**WORK REQUEST:**
Using the listing below, print exactly everything from the line with "Compute π(9515) (the" down to the line with "Let π(x) denote", both included, and nothing more.

**RECORDS PROVIDED:**

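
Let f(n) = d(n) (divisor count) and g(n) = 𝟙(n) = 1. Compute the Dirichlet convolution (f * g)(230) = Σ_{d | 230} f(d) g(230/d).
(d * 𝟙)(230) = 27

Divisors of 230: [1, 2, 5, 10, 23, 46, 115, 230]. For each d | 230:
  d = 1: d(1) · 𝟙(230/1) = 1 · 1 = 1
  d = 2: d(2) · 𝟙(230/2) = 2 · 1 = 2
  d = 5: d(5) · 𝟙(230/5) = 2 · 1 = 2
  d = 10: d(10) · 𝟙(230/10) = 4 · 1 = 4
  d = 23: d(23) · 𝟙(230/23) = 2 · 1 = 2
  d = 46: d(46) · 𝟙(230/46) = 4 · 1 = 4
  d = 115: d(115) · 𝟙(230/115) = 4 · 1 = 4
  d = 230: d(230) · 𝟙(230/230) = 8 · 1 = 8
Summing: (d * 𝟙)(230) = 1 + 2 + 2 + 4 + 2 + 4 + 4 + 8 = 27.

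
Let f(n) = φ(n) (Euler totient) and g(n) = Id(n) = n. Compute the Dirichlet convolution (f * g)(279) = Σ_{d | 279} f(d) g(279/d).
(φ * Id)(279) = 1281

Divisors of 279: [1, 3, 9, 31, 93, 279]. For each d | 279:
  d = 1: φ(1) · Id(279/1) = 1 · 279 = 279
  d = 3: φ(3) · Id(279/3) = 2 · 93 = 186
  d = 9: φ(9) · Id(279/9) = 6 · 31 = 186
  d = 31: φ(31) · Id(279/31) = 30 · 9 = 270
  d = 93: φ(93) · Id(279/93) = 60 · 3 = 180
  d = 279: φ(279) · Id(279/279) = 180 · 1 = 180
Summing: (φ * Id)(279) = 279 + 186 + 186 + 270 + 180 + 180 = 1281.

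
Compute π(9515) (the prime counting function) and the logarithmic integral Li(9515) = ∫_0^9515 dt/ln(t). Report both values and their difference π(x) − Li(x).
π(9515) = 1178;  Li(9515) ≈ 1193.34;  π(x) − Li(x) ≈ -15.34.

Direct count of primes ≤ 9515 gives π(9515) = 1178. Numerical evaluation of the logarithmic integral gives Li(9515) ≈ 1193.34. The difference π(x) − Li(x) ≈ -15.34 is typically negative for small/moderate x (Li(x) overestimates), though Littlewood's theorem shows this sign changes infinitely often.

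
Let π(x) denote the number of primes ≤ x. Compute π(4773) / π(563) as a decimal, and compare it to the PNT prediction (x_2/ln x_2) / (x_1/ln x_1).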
...
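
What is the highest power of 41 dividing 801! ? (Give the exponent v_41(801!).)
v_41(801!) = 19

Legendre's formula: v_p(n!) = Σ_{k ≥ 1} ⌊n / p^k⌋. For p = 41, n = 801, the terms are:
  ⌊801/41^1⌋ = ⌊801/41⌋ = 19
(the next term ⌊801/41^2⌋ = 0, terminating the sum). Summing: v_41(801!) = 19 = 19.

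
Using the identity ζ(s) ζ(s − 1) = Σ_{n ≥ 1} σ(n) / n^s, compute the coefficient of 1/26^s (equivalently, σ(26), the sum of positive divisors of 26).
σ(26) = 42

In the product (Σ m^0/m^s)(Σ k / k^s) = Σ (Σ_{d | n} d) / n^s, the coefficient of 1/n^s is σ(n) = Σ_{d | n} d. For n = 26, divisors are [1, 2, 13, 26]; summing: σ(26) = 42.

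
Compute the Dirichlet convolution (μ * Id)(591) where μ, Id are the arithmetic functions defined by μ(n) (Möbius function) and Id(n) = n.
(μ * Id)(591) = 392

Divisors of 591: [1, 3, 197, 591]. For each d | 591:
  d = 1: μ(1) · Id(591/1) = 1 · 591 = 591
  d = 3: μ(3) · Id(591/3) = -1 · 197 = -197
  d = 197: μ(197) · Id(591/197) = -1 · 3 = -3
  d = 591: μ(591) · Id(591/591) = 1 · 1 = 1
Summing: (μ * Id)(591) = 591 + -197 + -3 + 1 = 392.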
---
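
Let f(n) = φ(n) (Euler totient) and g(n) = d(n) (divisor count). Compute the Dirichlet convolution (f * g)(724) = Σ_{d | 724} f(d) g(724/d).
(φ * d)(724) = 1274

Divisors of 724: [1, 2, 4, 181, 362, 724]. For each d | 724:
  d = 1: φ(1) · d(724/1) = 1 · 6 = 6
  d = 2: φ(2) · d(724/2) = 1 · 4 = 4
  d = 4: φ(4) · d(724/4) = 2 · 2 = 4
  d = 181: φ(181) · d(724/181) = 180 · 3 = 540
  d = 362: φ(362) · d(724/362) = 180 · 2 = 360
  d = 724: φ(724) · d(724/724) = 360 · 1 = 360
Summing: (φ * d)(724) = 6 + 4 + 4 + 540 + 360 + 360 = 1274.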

**WRITTEN SOLUTION:**
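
Compute π(9515) (the prime counting function) and the logarithmic integral Li(9515) = ∫_0^9515 dt/ln(t). Report both values and their difference π(x) − Li(x).
π(9515) = 1178;  Li(9515) ≈ 1193.34;  π(x) − Li(x) ≈ -15.34.

Direct count of primes ≤ 9515 gives π(9515) = 1178. Numerical evaluation of the logarithmic integral gives Li(9515) ≈ 1193.34. The difference π(x) − Li(x) ≈ -15.34 is typically negative for small/moderate x (Li(x) overestimates), though Littlewood's theorem shows this sign changes infinitely often.

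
Let π(x) denote the number of primes ≤ x. Compute π(4773) / π(563) as a decimal, and compare it to the PNT prediction (x_2/ln x_2) / (x_1/ln x_1).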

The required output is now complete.